TASK TO CARRY OUT:
Treat the line containing "In ℝ³: a plane" as the first line of the answer and the last line of the data as its final line, reproducing every line between exactly.
(SOURCE RECORDS)
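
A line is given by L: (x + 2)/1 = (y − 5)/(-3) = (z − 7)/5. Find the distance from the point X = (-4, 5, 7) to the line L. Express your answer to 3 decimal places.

L has direction (1, -3, 5) through (-2, 5, 7).
Taking (-2, 5, 7) on L with direction v = (1, -3, 5): w = X − (-2, 5, 7) = (-2, 0, 0), and w × v = (0, 10, 6).
Distance = |w × v| / |v| = √136 / √35 ≈ 1.971.

1.971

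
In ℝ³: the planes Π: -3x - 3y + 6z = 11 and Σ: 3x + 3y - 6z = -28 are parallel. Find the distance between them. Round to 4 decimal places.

Rescale Σ by 1/(-1): -3x - 3y + 6z = 28. Then distance = |11 − 28| / √54 ≈ 2.3134.

2.3134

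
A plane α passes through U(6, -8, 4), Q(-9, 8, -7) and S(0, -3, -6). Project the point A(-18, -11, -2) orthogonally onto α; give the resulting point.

(-3, 1, -5)

UQ = (-15, 16, -11), US = (-6, 5, -10); a normal to α is UQ × US = (-105, -84, 21).
Using U: α has equation -105x - 84y + 21z = 126.
Foot = A − λn with λ = (n·A − d)/|n|² = (2772 − 126)/18522 = 1/7.
Foot = (-18, -11, -2) − (1/7)·(-105, -84, 21) = (-3, 1, -5).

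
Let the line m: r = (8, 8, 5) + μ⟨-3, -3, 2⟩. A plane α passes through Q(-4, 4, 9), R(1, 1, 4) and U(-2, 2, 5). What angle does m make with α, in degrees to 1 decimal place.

58.9

QR = (5, -3, -5), QU = (2, -2, -4); a normal to α is QR × QU = (2, 10, -4).
Using Q: α has equation 2x + 10y - 4z = -4.
sin θ = |n·v| / (|n||v|) = |-44| / (√120 · √22) = 0.85635.
θ ≈ 58.9°.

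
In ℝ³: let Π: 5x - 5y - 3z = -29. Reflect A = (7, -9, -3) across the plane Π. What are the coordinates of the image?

(-13, 11, 9)

λ = (n·A − d)/|n|² = (89 − (-29))/59 = 2.
Reflection = A − 2λn = (7, -9, -3) − 4·(5, -5, -3) = (-13, 11, 9).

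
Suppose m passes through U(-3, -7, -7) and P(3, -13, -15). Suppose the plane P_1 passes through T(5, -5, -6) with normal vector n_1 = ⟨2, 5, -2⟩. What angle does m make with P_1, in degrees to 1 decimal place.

A direction vector for m is P − U = (6, -6, -8).
P_1: n_1·r = n_1·T gives 2x + 5y - 2z = -3.
sin θ = |n·v| / (|n||v|) = |-2| / (√33 · √136) = 0.02985.
θ ≈ 1.7°.

1.7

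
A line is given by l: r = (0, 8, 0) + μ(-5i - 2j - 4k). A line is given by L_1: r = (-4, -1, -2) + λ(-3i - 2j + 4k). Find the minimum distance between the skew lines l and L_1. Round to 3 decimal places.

Common perpendicular direction n = (-5, -2, -4) × (-3, -2, 4) = (-16, 32, 4).
With w = (-4, -1, -2) − (0, 8, 0) = (-4, -9, -2), w · n = -232.
Distance = |w · n| / |n| = |-232| / √1296 ≈ 6.444.

6.444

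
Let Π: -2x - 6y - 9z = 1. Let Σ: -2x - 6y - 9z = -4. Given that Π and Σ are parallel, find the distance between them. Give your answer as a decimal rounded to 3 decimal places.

0.455

Same normal n = (-2, -6, -9) with |n| = √121; distance = |1 − (-4)| / |n| = 5/√121 ≈ 0.455.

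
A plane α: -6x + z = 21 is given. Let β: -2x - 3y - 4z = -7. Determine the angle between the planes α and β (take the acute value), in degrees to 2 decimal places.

cos θ = |n₁·n₂| / (|n₁||n₂|) = |8| / (√37 · √29).
θ = arccos(0.24423) ≈ 75.86°.

75.86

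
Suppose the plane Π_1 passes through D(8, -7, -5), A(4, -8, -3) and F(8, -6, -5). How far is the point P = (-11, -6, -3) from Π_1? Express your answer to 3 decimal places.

6.708

DA = (-4, -1, 2), DF = (0, 1, 0); a normal to Π_1 is DA × DF = (-2, 0, -4).
Using D: Π_1 has equation -2x - 4z = 4.
n·P − d = (-2)·(-11) + (0)·(-6) + (-4)·(-3) − 4 = 30; |n| = √20.
Distance = |30| / √20 = 30/√20 ≈ 6.708.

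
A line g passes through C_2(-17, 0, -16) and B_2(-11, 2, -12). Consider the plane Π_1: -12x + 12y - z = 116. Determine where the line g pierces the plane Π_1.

A direction vector for g is B_2 − C_2 = (6, 2, 4).
Substitute r = (-17, 0, -16) + t(6, 2, 4) into the plane: 220 + (-52)t = 116, so t = 2.
Intersection: (-17, 0, -16) + 2·(6, 2, 4) = (-5, 4, -8).

(-5, 4, -8)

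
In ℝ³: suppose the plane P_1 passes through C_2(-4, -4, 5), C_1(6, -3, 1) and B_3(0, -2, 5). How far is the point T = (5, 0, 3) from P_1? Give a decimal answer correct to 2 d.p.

C_2C_1 = (10, 1, -4), C_2B_3 = (4, 2, 0); a normal to P_1 is C_2C_1 × C_2B_3 = (8, -16, 16).
Using C_2: P_1 has equation 8x - 16y + 16z = 112.
n·T − d = (8)·(5) + (-16)·(0) + (16)·(3) − 112 = -24; |n| = √576.
Distance = |-24| / √576 = 24/√576 ≈ 1.00.

1.00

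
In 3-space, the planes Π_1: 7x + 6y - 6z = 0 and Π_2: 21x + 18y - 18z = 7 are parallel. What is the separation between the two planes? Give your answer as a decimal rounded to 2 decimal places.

0.21

Rescale Π_2 by 1/3: 7x + 6y - 6z = 7/3. Then distance = |0 − (7/3)| / √121 ≈ 0.21.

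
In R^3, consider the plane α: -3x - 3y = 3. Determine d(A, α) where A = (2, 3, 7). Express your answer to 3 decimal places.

n·A − d = (-3)·(2) + (-3)·(3) + (0)·(7) − 3 = -18; |n| = √18.
Distance = |-18| / √18 = 18/√18 ≈ 4.243.

4.243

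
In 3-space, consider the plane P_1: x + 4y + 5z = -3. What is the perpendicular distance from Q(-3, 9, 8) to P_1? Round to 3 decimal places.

11.727

n·Q − d = (1)·(-3) + (4)·(9) + (5)·(8) − (-3) = 76; |n| = √42.
Distance = |76| / √42 = 76/√42 ≈ 11.727.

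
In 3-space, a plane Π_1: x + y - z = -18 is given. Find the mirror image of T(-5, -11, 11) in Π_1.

λ = (n·T − d)/|n|² = (-27 − (-18))/3 = -3.
Reflection = T − 2λn = (-5, -11, 11) − (-6)·(1, 1, -1) = (1, -5, 5).

(1, -5, 5)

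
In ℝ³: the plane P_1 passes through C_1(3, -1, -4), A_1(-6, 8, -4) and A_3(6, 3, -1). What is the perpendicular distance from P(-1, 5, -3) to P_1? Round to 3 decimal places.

C_1A_1 = (-9, 9, 0), C_1A_3 = (3, 4, 3); a normal to P_1 is C_1A_1 × C_1A_3 = (27, 27, -63).
Using C_1: P_1 has equation 27x + 27y - 63z = 306.
n·P − d = (27)·(-1) + (27)·(5) + (-63)·(-3) − 306 = -9; |n| = √5427.
Distance = |-9| / √5427 = 9/√5427 ≈ 0.122.

0.122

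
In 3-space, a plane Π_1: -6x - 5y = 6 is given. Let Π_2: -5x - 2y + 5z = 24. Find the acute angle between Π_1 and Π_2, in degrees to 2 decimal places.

cos θ = |n₁·n₂| / (|n₁||n₂|) = |40| / (√61 · √54).
θ = arccos(0.69694) ≈ 45.82°.

45.82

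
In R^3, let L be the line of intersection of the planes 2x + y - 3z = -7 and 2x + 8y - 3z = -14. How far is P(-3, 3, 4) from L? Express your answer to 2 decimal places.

Direction of L: (2, 1, -3) × (2, 8, -3) = (21, 0, 14).
A point on L: solving the two plane equations with x = 6 gives (6, -1, 6).
Taking (6, -1, 6) on L with direction v = (21, 0, 14): w = P − (6, -1, 6) = (-9, 4, -2), and w × v = (56, 84, -84).
Distance = |w × v| / |v| = √17248 / √637 ≈ 5.20.

5.20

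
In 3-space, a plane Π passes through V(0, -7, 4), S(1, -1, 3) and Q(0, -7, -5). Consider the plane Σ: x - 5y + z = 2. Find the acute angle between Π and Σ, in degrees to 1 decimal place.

VS = (1, 6, -1), VQ = (0, 0, -9); a normal to Π is VS × VQ = (-54, 9, 0).
Using V: Π has equation -54x + 9y = -63.
cos θ = |n₁·n₂| / (|n₁||n₂|) = |-99| / (√2997 · √27).
θ = arccos(0.34802) ≈ 69.6°.

69.6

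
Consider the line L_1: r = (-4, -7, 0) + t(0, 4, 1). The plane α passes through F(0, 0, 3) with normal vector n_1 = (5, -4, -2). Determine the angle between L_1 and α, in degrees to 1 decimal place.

40.6

α: n_1·r = n_1·F gives 5x - 4y - 2z = -6.
sin θ = |n·v| / (|n||v|) = |-18| / (√45 · √17) = 0.65079.
θ ≈ 40.6°.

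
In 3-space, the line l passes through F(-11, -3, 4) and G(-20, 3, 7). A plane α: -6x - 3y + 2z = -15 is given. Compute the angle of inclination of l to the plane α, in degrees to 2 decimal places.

A direction vector for l is G − F = (-9, 6, 3).
sin θ = |n·v| / (|n||v|) = |42| / (√49 · √126) = 0.53452.
θ ≈ 32.31°.

32.31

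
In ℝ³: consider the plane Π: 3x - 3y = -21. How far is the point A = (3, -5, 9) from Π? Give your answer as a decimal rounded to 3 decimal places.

n·A − d = (3)·(3) + (-3)·(-5) + (0)·(9) − (-21) = 45; |n| = √18.
Distance = |45| / √18 = 45/√18 ≈ 10.607.

10.607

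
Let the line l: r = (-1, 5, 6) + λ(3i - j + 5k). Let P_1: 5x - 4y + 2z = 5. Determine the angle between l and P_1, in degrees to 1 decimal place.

46.9

sin θ = |n·v| / (|n||v|) = |29| / (√45 · √35) = 0.73073.
θ ≈ 46.9°.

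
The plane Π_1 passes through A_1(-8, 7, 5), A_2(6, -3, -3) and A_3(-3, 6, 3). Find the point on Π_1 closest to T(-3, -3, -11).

(0, -6, -2)

A_1A_2 = (14, -10, -8), A_1A_3 = (5, -1, -2); a normal to Π_1 is A_1A_2 × A_1A_3 = (12, -12, 36).
Using A_1: Π_1 has equation 12x - 12y + 36z = 0.
Foot = T − λn with λ = (n·T − d)/|n|² = (-396 − 0)/1584 = -1/4.
Foot = (-3, -3, -11) − (-1/4)·(12, -12, 36) = (0, -6, -2).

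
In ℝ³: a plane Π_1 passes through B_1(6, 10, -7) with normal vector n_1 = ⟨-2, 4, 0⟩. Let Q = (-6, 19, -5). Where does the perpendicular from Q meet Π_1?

(0, 7, -5)

Π_1: n_1·r = n_1·B_1 gives -2x + 4y = 28.
Foot = Q − λn with λ = (n·Q − d)/|n|² = (88 − 28)/20 = 3.
Foot = (-6, 19, -5) − 3·(-2, 4, 0) = (0, 7, -5).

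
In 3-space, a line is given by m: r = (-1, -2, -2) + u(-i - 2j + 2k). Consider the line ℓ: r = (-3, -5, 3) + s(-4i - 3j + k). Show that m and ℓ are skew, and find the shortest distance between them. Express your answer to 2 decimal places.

1.26

Common perpendicular direction n = (-1, -2, 2) × (-4, -3, 1) = (4, -7, -5).
With w = (-3, -5, 3) − (-1, -2, -2) = (-2, -3, 5), w · n = -12.
Since n ≠ 0 the lines are not parallel, and w · n = -12 ≠ 0 so they do not intersect; hence they are skew.
Distance = |w · n| / |n| = |-12| / √90 ≈ 1.26.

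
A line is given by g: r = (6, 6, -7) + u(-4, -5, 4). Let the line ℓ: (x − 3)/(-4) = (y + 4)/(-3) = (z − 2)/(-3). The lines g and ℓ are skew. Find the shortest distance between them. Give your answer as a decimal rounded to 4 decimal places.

3.1981

ℓ has direction (-4, -3, -3) through (3, -4, 2).
Common perpendicular direction n = (-4, -5, 4) × (-4, -3, -3) = (27, -28, -8).
With w = (3, -4, 2) − (6, 6, -7) = (-3, -10, 9), w · n = 127.
Distance = |w · n| / |n| = |127| / √1577 ≈ 3.1981.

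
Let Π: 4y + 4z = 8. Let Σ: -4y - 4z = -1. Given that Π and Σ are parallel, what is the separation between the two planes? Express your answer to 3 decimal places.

Rescale Σ by 1/(-1): 4y + 4z = 1. Then distance = |8 − 1| / √32 ≈ 1.237.

1.237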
(End SOURCE RECORDS)
EXERCISE ANSWER:
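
In ℝ³: a plane Π_1 passes through B_1(6, 10, -7) with normal vector n_1 = ⟨-2, 4, 0⟩. Let Q = (-6, 19, -5). Where does the perpendicular from Q meet Π_1?

(0, 7, -5)

Π_1: n_1·r = n_1·B_1 gives -2x + 4y = 28.
Foot = Q − λn with λ = (n·Q − d)/|n|² = (88 − 28)/20 = 3.
Foot = (-6, 19, -5) − 3·(-2, 4, 0) = (0, 7, -5).

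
In 3-space, a line is given by m: r = (-1, -2, -2) + u(-i - 2j + 2k). Consider the line ℓ: r = (-3, -5, 3) + s(-4i - 3j + k). Show that m and ℓ are skew, and find the shortest distance between them. Express your answer to 2 decimal places.

1.26

Common perpendicular direction n = (-1, -2, 2) × (-4, -3, 1) = (4, -7, -5).
With w = (-3, -5, 3) − (-1, -2, -2) = (-2, -3, 5), w · n = -12.
Since n ≠ 0 the lines are not parallel, and w · n = -12 ≠ 0 so they do not intersect; hence they are skew.
Distance = |w · n| / |n| = |-12| / √90 ≈ 1.26.

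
A line is given by g: r = (6, 6, -7) + u(-4, -5, 4). Let the line ℓ: (x − 3)/(-4) = (y + 4)/(-3) = (z − 2)/(-3). The lines g and ℓ are skew. Find the shortest distance between them. Give your answer as a decimal rounded to 4 decimal places.

3.1981

ℓ has direction (-4, -3, -3) through (3, -4, 2).
Common perpendicular direction n = (-4, -5, 4) × (-4, -3, -3) = (27, -28, -8).
With w = (3, -4, 2) − (6, 6, -7) = (-3, -10, 9), w · n = 127.
Distance = |w · n| / |n| = |127| / √1577 ≈ 3.1981.

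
Let Π: 4y + 4z = 8. Let Σ: -4y - 4z = -1. Given that Π and Σ are parallel, what is the separation between the two planes? Express your answer to 3 decimal places.

Rescale Σ by 1/(-1): 4y + 4z = 1. Then distance = |8 − 1| / √32 ≈ 1.237.

1.237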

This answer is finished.